Top of ENTRIES SHOWN
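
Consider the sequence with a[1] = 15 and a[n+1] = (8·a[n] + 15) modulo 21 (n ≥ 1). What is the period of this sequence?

7

Computing terms: a[1] = 15, a[2] = 9, a[3] = 3, a[4] = 18, a[5] = 12, a[6] = 6, a[7] = 0, a[8] = 15.
The sequence repeats with period 7.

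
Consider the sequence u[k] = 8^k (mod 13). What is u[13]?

8

We have u[0] = 1, u[1] = 8, u[2] = 12, u[3] = 5, u[4] = 1.
The sequence repeats with period 4.
So u[13] = u[0 + ((13-0) mod 4)] = u[1] = 8.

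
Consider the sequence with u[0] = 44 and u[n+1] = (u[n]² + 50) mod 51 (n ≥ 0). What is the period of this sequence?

Computing terms: u[0] = 44; u[1] = 48; u[2] = 8; u[3] = 12; u[4] = 41; u[5] = 48.
Since u[5] = u[1] = 48, the sequence is eventually periodic: after a pre-period of length 1 it cycles with period 4.

4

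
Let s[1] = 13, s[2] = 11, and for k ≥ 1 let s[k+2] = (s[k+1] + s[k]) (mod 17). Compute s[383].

We have s[1] = 13; s[2] = 11; s[3] = 7; s[4] = 1; s[5] = 8; s[6] = 9; s[7] = 0; s[8] = 9; s[9] = 9; s[10] = 1; s[11] = 10; s[12] = 11; s[13] = 4; s[14] = 15; s[15] = 2; s[16] = 0; s[17] = 2; s[18] = 2; s[19] = 4; s[20] = 6; s[21] = 10; s[22] = 16; s[23] = 9; s[24] = 8; s[25] = 0; s[26] = 8; s[27] = 8; s[28] = 16; s[29] = 7; s[30] = 6; s[31] = 13; s[32] = 2; s[33] = 15; s[34] = 0; s[35] = 15; s[36] = 15; s[37] = 13; s[38] = 11.
Since (s[37], s[38]) = (s[1], s[2]) = (13, 11) (two consecutive terms determine the rest), the sequence is periodic with period 36.
(383 - 1) mod 36 = 22, so s[383] = s[23] = 9.

9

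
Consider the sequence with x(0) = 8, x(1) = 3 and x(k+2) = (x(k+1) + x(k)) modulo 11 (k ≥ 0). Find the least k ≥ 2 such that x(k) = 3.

3

We have x(0) = 8; x(1) = 3; x(2) = 0; x(3) = 3; x(4) = 3; x(5) = 6; x(6) = 9; x(7) = 4; x(8) = 2; x(9) = 6; x(10) = 8; x(11) = 3.
The sequence repeats with period 10.
The value 3 first appears (with k ≥ 2) at x(3).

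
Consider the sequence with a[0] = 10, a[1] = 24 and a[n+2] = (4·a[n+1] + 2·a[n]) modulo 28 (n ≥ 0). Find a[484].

a[0] = 10, a[1] = 24, a[2] = 4, a[3] = 8, a[4] = 12, a[5] = 8, a[6] = 0, a[7] = 16, a[8] = 8, a[9] = 8, a[10] = 20, a[11] = 12, a[12] = 4, a[13] = 12, a[14] = 0, a[15] = 24, a[16] = 12, a[17] = 12, a[18] = 16, a[19] = 4, a[20] = 20, a[21] = 4, a[22] = 0, a[23] = 8, a[24] = 4, a[25] = 4, a[26] = 24, a[27] = 20, a[28] = 16, a[29] = 20, a[30] = 0, a[31] = 12, a[32] = 20, a[33] = 20, a[34] = 8, a[35] = 16, a[36] = 24, a[37] = 16, a[38] = 0, a[39] = 4, a[40] = 16, a[41] = 16, a[42] = 12, a[43] = 24, a[44] = 8, a[45] = 24, a[46] = 0, a[47] = 20, a[48] = 24, a[49] = 24, a[50] = 4.
Since (a[49], a[50]) = (a[1], a[2]) = (24, 4) (two consecutive terms determine the rest), the sequence is eventually periodic: after a pre-period of length 1 it cycles with period 48.
For n ≥ 1, a[n] depends only on (n - 1) mod 48. (484 - 1) mod 48 = 3, so a[484] = a[4] = 12.

12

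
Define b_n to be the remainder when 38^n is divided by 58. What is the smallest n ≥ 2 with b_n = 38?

15

b_1 = 38; b_2 = 52; b_3 = 4; b_4 = 36; b_5 = 34; b_6 = 16; b_7 = 28; b_8 = 20; b_9 = 6; b_{10} = 54; b_{11} = 22; b_{12} = 24; b_{13} = 42; b_{14} = 30; b_{15} = 38.
The sequence repeats with period 14.
The value 38 next appears (with n ≥ 2) at b_{15}.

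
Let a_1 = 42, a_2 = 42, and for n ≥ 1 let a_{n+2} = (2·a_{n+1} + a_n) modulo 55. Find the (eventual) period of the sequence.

We have a_1 = 42,  a_2 = 42,  a_3 = 16,  a_4 = 19,  a_5 = 54,  a_6 = 17,  a_7 = 33,  a_8 = 28,  a_9 = 34,  a_{10} = 41,  a_{11} = 6,  a_{12} = 53,  a_{13} = 2,  a_{14} = 2,  a_{15} = 6,  a_{16} = 14,  a_{17} = 34,  a_{18} = 27,  a_{19} = 33,  a_{20} = 38,  a_{21} = 54,  a_{22} = 36,  a_{23} = 16,  a_{24} = 13,  a_{25} = 42,  a_{26} = 42.
Since (a_{25}, a_{26}) = (a_1, a_2) = (42, 42) (two consecutive terms determine the rest), the sequence is periodic with period 24.

24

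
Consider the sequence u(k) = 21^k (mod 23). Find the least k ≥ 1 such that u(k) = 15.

u(0) = 1; u(1) = 21; u(2) = 4; u(3) = 15; u(4) = 16; u(5) = 14; u(6) = 18; u(7) = 10; u(8) = 3; u(9) = 17; u(10) = 12; u(11) = 22; u(12) = 2; u(13) = 19; u(14) = 8; u(15) = 7; u(16) = 9; u(17) = 5; u(18) = 13; u(19) = 20; u(20) = 6; u(21) = 11; u(22) = 1.
The sequence repeats with period 22.
The value 15 first appears (with k ≥ 1) at u(3).

3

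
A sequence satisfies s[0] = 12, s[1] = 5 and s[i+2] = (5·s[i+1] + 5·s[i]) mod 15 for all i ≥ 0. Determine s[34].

s[0] = 12; s[1] = 5; s[2] = 10; s[3] = 0; s[4] = 5; s[5] = 10.
Since (s[4], s[5]) = (s[1], s[2]) = (5, 10) (two consecutive terms determine the rest), the sequence is eventually periodic: after a pre-period of length 1 it cycles with period 3.
For i ≥ 1, s[i] depends only on (i - 1) mod 3. (34 - 1) mod 3 = 0, so s[34] = s[1] = 5.

5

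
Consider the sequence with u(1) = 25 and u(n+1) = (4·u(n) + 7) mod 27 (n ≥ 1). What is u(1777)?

Listing terms: u(1) = 25,  u(2) = 26,  u(3) = 3,  u(4) = 19,  u(5) = 2,  u(6) = 15,  u(7) = 13,  u(8) = 5,  u(9) = 0,  u(10) = 7,  u(11) = 8,  u(12) = 12,  u(13) = 1,  u(14) = 11,  u(15) = 24,  u(16) = 22,  u(17) = 14,  u(18) = 9,  u(19) = 16,  u(20) = 17,  u(21) = 21,  u(22) = 10,  u(23) = 20,  u(24) = 6,  u(25) = 4,  u(26) = 23,  u(27) = 18,  u(28) = 25.
The sequence repeats with period 27.
(1777 - 1) mod 27 = 21, so u(1777) = u(22) = 10.

10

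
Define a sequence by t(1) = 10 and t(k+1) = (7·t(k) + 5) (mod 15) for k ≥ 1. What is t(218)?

t(1) = 10; t(2) = 0; t(3) = 5; t(4) = 10.
The sequence repeats with period 3.
(218 - 1) mod 3 = 1, so t(218) = t(2) = 0.

0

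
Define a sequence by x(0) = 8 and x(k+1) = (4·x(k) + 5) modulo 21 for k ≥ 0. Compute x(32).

Computing terms: x(0) = 8,  x(1) = 16,  x(2) = 6,  x(3) = 8.
The sequence repeats with period 3.
So x(32) = x(0 + ((32-0) mod 3)) = x(2) = 6.

6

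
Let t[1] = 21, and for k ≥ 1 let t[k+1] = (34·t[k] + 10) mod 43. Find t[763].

38

Computing terms: t[1] = 21, t[2] = 36, t[3] = 30, t[4] = 41, t[5] = 28, t[6] = 16, t[7] = 38, t[8] = 12, t[9] = 31, t[10] = 32, t[11] = 23, t[12] = 18, t[13] = 20, t[14] = 2, t[15] = 35, t[16] = 39, t[17] = 3, t[18] = 26, t[19] = 34, t[20] = 5, t[21] = 8, t[22] = 24, t[23] = 9, t[24] = 15, t[25] = 4, t[26] = 17, t[27] = 29, t[28] = 7, t[29] = 33, t[30] = 14, t[31] = 13, t[32] = 22, t[33] = 27, t[34] = 25, t[35] = 0, t[36] = 10, t[37] = 6, t[38] = 42, t[39] = 19, t[40] = 11, t[41] = 40, t[42] = 37, t[43] = 21.
The sequence repeats with period 42.
So t[763] = t[1 + ((763-1) mod 42)] = t[7] = 38.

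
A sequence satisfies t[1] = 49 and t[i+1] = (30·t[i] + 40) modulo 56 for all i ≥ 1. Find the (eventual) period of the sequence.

We have t[1] = 49; t[2] = 54; t[3] = 36; t[4] = 0; t[5] = 40; t[6] = 8; t[7] = 0.
Since t[7] = t[4] = 0, the sequence is eventually periodic: after a pre-period of length 3 it cycles with period 3.

3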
Bottom of ENTRIES SHOWN
EXERCISE BRIEF: Produce an exact copy of the lines from the one containing "Let t[1] = 21, and" through the final line of the data, both ends included, and only those.

SOLUTION BELOW:
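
Let t[1] = 21, and for k ≥ 1 let t[k+1] = (34·t[k] + 10) mod 43. Find t[763].

38

Computing terms: t[1] = 21, t[2] = 36, t[3] = 30, t[4] = 41, t[5] = 28, t[6] = 16, t[7] = 38, t[8] = 12, t[9] = 31, t[10] = 32, t[11] = 23, t[12] = 18, t[13] = 20, t[14] = 2, t[15] = 35, t[16] = 39, t[17] = 3, t[18] = 26, t[19] = 34, t[20] = 5, t[21] = 8, t[22] = 24, t[23] = 9, t[24] = 15, t[25] = 4, t[26] = 17, t[27] = 29, t[28] = 7, t[29] = 33, t[30] = 14, t[31] = 13, t[32] = 22, t[33] = 27, t[34] = 25, t[35] = 0, t[36] = 10, t[37] = 6, t[38] = 42, t[39] = 19, t[40] = 11, t[41] = 40, t[42] = 37, t[43] = 21.
The sequence repeats with period 42.
So t[763] = t[1 + ((763-1) mod 42)] = t[7] = 38.

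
A sequence satisfies t[1] = 49 and t[i+1] = (30·t[i] + 40) modulo 56 for all i ≥ 1. Find the (eventual) period of the sequence.

We have t[1] = 49; t[2] = 54; t[3] = 36; t[4] = 0; t[5] = 40; t[6] = 8; t[7] = 0.
Since t[7] = t[4] = 0, the sequence is eventually periodic: after a pre-period of length 3 it cycles with period 3.

3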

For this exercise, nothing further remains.